» Task to complete:
Search the entries for the word "instance". Copy each line in which it is found.

» Records for the exercise:
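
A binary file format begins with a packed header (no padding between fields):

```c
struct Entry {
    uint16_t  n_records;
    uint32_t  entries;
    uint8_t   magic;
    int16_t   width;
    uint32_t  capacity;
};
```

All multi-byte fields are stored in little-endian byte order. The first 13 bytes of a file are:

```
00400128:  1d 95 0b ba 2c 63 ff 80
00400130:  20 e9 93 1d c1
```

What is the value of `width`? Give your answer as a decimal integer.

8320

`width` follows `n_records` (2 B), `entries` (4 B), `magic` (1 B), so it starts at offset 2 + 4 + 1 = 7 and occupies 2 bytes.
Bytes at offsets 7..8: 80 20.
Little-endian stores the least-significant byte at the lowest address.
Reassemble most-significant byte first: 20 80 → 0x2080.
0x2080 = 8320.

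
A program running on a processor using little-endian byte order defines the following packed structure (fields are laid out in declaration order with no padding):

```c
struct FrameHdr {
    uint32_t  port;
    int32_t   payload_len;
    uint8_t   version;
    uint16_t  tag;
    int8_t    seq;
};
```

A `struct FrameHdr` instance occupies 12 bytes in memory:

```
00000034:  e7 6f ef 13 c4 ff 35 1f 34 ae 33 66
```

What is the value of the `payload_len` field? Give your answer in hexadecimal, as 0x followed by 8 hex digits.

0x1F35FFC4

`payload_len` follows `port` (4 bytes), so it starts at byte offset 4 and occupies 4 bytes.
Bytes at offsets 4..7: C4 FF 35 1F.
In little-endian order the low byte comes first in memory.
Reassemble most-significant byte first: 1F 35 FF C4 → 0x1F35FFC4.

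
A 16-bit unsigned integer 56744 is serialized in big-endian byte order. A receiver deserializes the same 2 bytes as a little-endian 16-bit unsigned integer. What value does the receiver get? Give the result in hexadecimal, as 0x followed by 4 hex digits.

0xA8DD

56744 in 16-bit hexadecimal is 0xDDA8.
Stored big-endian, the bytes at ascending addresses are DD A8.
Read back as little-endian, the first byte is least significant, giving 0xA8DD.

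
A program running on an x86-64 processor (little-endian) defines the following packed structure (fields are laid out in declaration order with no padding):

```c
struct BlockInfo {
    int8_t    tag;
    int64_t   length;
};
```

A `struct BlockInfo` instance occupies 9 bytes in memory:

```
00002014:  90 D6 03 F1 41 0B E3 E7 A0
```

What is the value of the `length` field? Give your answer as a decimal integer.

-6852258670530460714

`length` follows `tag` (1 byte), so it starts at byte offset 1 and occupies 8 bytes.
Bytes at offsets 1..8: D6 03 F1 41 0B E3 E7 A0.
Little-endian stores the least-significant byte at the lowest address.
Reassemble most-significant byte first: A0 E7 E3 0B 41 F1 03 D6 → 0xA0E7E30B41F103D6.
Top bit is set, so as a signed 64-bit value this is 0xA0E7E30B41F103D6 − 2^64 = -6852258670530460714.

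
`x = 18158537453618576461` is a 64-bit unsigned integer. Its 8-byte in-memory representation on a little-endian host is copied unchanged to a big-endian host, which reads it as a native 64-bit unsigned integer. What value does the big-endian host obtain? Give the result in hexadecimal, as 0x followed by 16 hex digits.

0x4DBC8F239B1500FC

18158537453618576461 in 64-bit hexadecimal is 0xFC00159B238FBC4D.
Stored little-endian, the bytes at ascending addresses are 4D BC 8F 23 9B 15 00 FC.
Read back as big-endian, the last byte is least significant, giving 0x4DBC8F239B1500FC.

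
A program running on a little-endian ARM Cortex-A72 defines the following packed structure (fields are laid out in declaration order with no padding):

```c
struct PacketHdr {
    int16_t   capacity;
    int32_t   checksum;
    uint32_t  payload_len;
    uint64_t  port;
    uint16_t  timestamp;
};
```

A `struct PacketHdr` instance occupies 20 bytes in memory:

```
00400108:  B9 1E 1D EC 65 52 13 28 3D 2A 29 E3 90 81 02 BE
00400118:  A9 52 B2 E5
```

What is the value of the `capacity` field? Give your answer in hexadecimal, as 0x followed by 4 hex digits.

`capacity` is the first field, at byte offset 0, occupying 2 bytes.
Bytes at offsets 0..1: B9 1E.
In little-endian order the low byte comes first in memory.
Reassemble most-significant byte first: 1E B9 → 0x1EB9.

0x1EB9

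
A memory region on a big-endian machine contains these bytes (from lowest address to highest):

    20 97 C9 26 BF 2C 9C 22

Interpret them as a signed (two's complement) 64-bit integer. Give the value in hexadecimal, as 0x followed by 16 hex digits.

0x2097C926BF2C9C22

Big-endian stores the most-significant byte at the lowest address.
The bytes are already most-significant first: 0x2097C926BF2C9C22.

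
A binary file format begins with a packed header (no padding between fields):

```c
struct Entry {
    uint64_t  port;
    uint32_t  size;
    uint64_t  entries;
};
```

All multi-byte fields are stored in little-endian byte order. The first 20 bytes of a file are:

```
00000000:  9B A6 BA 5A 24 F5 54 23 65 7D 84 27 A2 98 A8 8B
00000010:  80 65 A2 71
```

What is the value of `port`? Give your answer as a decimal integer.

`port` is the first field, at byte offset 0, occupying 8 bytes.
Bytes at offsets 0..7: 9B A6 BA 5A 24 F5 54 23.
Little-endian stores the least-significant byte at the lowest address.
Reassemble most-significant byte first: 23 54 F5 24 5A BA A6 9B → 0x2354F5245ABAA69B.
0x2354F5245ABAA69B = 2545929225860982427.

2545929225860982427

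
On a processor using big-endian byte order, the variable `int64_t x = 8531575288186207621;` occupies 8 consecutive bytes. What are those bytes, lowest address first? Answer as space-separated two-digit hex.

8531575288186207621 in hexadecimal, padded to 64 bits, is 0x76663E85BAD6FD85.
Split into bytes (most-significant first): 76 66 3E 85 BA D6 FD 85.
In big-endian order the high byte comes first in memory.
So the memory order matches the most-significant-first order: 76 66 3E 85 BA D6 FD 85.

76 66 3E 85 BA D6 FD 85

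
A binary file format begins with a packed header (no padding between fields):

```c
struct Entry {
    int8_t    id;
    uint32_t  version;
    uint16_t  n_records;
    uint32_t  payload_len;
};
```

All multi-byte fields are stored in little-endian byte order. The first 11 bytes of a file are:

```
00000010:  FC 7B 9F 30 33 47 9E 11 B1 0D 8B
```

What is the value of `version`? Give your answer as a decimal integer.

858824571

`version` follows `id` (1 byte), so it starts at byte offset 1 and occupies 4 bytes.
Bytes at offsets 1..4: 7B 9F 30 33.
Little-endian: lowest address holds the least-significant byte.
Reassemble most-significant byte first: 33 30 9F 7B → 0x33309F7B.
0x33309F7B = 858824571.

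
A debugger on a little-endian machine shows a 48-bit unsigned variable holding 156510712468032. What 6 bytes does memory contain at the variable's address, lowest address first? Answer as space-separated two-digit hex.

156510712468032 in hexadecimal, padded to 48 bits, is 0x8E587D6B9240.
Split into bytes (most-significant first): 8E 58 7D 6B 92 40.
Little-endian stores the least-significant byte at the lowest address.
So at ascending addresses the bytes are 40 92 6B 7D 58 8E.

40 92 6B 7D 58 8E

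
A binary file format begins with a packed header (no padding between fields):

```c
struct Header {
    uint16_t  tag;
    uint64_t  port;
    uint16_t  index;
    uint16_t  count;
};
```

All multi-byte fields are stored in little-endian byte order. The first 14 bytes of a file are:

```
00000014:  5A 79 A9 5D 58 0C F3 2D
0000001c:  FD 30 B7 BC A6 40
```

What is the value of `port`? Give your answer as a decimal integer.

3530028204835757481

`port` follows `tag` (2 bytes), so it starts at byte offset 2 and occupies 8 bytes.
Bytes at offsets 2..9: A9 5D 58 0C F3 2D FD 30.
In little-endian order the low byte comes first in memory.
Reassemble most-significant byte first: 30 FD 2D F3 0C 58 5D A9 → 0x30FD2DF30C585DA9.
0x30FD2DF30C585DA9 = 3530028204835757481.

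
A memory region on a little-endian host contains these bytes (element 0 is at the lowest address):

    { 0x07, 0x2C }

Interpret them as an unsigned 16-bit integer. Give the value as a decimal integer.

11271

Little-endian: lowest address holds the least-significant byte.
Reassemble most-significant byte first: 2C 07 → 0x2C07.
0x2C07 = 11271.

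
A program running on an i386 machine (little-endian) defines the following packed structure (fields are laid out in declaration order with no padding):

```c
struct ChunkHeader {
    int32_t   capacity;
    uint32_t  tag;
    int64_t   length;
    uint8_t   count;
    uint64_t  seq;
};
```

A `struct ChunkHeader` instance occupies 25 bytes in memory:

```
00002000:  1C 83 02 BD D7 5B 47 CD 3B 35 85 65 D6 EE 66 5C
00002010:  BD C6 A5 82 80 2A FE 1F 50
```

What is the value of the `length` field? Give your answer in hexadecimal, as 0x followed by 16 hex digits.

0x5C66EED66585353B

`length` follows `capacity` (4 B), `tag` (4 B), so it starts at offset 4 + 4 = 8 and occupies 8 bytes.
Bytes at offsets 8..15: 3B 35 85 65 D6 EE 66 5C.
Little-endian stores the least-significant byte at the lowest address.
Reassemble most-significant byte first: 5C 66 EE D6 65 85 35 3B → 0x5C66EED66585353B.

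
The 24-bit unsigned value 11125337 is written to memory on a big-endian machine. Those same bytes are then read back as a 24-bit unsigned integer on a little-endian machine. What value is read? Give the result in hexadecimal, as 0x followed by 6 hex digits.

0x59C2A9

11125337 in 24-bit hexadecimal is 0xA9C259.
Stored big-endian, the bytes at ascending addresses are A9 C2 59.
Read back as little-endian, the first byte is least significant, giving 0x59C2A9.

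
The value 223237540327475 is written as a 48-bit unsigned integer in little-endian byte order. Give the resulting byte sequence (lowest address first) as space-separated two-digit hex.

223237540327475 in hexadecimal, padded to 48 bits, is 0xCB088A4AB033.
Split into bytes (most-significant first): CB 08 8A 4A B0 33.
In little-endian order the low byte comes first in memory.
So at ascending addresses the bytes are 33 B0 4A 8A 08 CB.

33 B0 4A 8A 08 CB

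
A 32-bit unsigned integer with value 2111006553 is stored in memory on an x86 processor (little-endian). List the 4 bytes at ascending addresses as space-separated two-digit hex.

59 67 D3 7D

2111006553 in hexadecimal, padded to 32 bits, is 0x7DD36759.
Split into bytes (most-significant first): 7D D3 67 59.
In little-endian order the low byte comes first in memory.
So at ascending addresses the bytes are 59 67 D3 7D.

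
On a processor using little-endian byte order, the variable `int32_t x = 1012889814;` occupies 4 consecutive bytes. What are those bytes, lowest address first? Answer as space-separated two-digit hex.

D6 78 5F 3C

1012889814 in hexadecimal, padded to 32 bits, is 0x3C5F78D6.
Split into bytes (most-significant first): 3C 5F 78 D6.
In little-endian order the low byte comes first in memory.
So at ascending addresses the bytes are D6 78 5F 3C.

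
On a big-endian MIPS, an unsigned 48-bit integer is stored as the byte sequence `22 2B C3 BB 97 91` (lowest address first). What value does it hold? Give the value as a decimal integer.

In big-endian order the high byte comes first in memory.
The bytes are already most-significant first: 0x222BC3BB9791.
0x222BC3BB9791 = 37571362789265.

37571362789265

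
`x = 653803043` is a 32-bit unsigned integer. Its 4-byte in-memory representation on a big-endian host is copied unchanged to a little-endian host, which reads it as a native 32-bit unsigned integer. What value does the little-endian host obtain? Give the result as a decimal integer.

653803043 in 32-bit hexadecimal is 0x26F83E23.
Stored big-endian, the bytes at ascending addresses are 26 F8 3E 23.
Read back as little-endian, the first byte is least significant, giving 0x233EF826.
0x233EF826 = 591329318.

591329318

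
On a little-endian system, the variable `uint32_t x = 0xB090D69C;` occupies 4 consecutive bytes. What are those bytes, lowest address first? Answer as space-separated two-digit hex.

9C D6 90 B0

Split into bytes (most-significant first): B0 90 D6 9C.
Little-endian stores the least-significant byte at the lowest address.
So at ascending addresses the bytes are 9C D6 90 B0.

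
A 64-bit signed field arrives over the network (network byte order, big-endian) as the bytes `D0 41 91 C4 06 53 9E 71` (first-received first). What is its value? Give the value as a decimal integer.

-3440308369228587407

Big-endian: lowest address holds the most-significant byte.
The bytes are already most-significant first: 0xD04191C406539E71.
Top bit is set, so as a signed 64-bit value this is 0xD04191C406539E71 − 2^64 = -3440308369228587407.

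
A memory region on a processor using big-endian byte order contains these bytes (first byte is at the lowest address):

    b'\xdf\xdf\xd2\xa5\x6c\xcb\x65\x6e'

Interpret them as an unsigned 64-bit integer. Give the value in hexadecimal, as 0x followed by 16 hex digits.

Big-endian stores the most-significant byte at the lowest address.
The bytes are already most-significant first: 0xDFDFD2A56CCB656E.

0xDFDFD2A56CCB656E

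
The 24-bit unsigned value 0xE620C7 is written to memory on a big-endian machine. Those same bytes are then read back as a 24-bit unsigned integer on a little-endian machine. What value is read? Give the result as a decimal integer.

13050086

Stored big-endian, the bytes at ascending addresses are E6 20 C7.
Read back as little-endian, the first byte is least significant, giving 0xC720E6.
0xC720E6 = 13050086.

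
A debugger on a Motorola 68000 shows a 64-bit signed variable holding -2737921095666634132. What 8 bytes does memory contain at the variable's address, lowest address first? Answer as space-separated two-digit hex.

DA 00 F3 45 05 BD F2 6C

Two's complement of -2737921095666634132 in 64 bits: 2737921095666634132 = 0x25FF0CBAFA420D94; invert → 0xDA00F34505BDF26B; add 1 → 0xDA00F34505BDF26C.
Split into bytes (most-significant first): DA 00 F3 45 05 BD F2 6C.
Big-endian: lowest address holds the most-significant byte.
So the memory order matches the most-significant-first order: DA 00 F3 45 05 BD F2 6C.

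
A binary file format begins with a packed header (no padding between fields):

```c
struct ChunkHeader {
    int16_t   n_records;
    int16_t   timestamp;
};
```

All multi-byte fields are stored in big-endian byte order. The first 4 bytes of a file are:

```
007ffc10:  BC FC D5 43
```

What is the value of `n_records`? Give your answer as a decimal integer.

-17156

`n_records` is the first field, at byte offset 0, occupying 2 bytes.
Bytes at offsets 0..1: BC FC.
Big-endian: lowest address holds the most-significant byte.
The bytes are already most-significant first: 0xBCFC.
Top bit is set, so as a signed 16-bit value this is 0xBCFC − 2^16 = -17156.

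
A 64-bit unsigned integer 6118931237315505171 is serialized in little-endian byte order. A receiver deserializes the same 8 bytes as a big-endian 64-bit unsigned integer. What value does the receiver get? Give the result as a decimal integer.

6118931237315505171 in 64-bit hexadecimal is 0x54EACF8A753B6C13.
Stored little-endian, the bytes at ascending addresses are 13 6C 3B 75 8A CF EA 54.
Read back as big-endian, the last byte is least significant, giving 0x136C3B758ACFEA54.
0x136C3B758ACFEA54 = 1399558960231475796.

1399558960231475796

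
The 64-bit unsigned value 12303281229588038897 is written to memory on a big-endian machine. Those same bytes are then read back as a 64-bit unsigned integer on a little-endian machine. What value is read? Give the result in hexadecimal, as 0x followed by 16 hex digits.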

» Answer below:
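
A `struct FrameHdr` instance occupies 12 bytes in memory:
A `struct BlockInfo` instance occupies 9 bytes in memory:
A `struct PacketHdr` instance occupies 20 bytes in memory:
A `struct ChunkHeader` instance occupies 25 bytes in memory: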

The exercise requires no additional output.